● **Exercise**: Run through the records and show each line that includes the string "list".

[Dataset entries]
[Start of section]

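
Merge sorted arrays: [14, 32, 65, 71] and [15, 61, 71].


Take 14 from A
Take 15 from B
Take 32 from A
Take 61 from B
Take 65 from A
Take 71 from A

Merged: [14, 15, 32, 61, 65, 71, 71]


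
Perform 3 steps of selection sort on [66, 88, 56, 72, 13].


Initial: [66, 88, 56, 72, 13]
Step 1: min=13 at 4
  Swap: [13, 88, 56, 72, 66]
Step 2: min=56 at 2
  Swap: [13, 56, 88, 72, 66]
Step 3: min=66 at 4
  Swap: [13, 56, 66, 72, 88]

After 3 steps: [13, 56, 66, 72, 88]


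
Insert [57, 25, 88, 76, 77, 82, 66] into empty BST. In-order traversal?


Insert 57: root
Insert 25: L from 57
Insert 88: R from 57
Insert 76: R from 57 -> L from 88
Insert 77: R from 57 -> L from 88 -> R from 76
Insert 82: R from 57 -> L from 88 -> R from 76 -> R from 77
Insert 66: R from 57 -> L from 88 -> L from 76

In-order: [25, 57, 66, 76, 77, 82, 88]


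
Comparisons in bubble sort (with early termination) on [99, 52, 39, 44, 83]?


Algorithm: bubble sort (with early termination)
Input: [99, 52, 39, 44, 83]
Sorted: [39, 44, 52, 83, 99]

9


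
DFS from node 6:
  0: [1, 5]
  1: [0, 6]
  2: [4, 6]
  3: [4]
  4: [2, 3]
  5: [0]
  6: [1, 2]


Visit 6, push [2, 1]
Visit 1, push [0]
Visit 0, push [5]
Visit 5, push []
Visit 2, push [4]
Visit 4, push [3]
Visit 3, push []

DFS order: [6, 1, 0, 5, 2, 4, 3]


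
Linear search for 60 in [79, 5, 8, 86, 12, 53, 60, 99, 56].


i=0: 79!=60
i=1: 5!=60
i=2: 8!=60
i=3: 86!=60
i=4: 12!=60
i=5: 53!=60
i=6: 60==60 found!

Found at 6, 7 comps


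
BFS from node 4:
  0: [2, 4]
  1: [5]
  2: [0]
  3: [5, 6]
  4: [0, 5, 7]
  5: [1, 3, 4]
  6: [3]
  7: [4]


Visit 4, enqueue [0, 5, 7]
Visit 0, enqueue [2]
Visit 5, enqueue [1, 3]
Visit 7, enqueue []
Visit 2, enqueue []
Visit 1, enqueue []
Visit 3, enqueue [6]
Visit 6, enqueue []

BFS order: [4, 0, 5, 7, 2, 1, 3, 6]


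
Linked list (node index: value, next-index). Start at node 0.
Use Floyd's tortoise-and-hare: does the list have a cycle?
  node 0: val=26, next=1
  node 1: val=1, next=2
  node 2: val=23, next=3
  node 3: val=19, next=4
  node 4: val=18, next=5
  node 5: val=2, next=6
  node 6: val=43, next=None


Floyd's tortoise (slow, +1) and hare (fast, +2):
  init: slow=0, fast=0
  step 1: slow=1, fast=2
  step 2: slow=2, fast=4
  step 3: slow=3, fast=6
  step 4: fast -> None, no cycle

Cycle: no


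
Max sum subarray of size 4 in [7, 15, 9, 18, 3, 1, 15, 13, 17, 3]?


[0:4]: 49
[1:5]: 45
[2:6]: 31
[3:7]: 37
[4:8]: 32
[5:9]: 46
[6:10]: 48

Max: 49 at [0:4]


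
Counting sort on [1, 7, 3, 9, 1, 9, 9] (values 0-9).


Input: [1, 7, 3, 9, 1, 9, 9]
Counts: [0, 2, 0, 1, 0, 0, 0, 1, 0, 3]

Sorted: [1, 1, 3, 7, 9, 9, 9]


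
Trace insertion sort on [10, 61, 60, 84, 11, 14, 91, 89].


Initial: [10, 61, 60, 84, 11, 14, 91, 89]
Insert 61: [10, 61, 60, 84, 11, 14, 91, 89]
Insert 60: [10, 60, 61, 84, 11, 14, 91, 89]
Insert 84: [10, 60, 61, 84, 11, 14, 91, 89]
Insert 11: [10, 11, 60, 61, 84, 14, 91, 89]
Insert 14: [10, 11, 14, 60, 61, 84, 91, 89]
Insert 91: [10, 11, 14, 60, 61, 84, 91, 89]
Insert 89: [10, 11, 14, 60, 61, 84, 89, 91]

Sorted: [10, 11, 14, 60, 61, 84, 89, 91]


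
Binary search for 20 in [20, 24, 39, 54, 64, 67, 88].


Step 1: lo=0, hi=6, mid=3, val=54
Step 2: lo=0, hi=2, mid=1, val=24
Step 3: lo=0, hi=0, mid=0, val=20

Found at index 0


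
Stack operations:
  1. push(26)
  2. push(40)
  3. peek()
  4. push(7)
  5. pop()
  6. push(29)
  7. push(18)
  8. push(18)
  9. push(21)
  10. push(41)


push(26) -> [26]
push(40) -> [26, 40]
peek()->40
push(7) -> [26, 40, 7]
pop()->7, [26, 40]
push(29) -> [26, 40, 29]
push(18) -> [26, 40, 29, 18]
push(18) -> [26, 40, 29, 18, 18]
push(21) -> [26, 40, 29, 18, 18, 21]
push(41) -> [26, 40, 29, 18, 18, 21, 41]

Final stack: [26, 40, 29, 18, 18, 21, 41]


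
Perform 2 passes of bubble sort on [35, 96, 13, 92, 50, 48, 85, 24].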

[End of section]

● **Result for this task**:
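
Linked list (node index: value, next-index). Start at node 0.
Use Floyd's tortoise-and-hare: does the list have a cycle?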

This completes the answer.